Work to be completed: Each entry that appears below should be restated word for word.

[[ Supplied records, beginning ]]

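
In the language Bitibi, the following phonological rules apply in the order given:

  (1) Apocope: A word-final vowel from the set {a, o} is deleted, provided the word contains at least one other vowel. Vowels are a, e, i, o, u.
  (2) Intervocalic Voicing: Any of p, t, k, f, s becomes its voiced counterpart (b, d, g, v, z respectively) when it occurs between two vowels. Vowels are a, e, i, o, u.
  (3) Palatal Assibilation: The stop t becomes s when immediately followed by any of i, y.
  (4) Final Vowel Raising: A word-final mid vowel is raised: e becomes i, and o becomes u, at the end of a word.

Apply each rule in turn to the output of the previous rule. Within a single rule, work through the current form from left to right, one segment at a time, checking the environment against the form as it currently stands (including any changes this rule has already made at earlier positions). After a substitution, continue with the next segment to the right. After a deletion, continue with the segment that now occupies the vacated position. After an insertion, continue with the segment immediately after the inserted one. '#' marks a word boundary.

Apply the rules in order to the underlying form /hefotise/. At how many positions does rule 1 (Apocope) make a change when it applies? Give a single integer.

(1) Apocope: no change — [hefotise]
(2) Intervocalic Voicing: [hefotise] → [hevodize]
(3) Palatal Assibilation: no change — [hevodize]
(4) Final Vowel Raising: [hevodize] → [hevodizi]
Rule 1 changed 0 position(s).

0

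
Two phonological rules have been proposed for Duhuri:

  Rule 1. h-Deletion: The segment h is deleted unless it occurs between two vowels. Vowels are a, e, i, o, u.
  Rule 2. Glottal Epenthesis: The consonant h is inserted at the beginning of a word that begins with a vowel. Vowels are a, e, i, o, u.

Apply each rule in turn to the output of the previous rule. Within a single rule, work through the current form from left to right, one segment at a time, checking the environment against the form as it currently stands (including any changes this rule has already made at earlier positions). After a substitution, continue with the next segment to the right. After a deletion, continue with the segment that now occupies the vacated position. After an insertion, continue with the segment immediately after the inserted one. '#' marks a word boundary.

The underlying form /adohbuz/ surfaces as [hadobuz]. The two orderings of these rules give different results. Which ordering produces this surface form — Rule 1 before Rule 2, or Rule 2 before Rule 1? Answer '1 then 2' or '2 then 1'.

Order 1 then 2:
  1 h-Deletion: [adohbuz] → [adobuz]
  2 Glottal Epenthesis: [adobuz] → [hadobuz]
  result: [hadobuz]
Order 2 then 1:
  2 Glottal Epenthesis: [adohbuz] → [hadohbuz]
  1 h-Deletion: [hadohbuz] → [adobuz]
  result: [adobuz]

1 then 2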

[[ Supplied records, end ]]

Result of the task:
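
In the language Bitibi, the following phonological rules apply in the order given:

  (1) Apocope: A word-final vowel from the set {a, o} is deleted, provided the word contains at least one other vowel. Vowels are a, e, i, o, u.
  (2) Intervocalic Voicing: Any of p, t, k, f, s becomes its voiced counterpart (b, d, g, v, z respectively) when it occurs between two vowels. Vowels are a, e, i, o, u.
  (3) Palatal Assibilation: The stop t becomes s when immediately followed by any of i, y.
  (4) Final Vowel Raising: A word-final mid vowel is raised: e becomes i, and o becomes u, at the end of a word.

Apply each rule in turn to the output of the previous rule. Within a single rule, work through the current form from left to right, one segment at a time, checking the environment against the form as it currently stands (including any changes this rule has already made at earlier positions). After a substitution, continue with the next segment to the right. After a deletion, continue with the segment that now occupies the vacated position. After an insertion, continue with the segment immediately after the inserted one. '#' marks a word boundary.

Apply the rules in order to the underlying form /hefotise/. At how many positions does rule 1 (Apocope) make a change when it applies? Give a single integer.

(1) Apocope: no change — [hefotise]
(2) Intervocalic Voicing: [hefotise] → [hevodize]
(3) Palatal Assibilation: no change — [hevodize]
(4) Final Vowel Raising: [hevodize] → [hevodizi]
Rule 1 changed 0 position(s).

0

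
Two phonological rules have been proposed for Duhuri:

  Rule 1. h-Deletion: The segment h is deleted unless it occurs between two vowels. Vowels are a, e, i, o, u.
  Rule 2. Glottal Epenthesis: The consonant h is inserted at the beginning of a word that begins with a vowel. Vowels are a, e, i, o, u.

Apply each rule in turn to the output of the previous rule. Within a single rule, work through the current form from left to right, one segment at a time, checking the environment against the form as it currently stands (including any changes this rule has already made at earlier positions). After a substitution, continue with the next segment to the right. After a deletion, continue with the segment that now occupies the vacated position. After an insertion, continue with the segment immediately after the inserted one. '#' marks a word boundary.

The underlying form /adohbuz/ surfaces as [hadobuz]. The two orderings of these rules give different results. Which ordering produces this surface form — Rule 1 before Rule 2, or Rule 2 before Rule 1? Answer '1 then 2' or '2 then 1'.

Order 1 then 2:
  1 h-Deletion: [adohbuz] → [adobuz]
  2 Glottal Epenthesis: [adobuz] → [hadobuz]
  result: [hadobuz]
Order 2 then 1:
  2 Glottal Epenthesis: [adohbuz] → [hadohbuz]
  1 h-Deletion: [hadohbuz] → [adobuz]
  result: [adobuz]

1 then 2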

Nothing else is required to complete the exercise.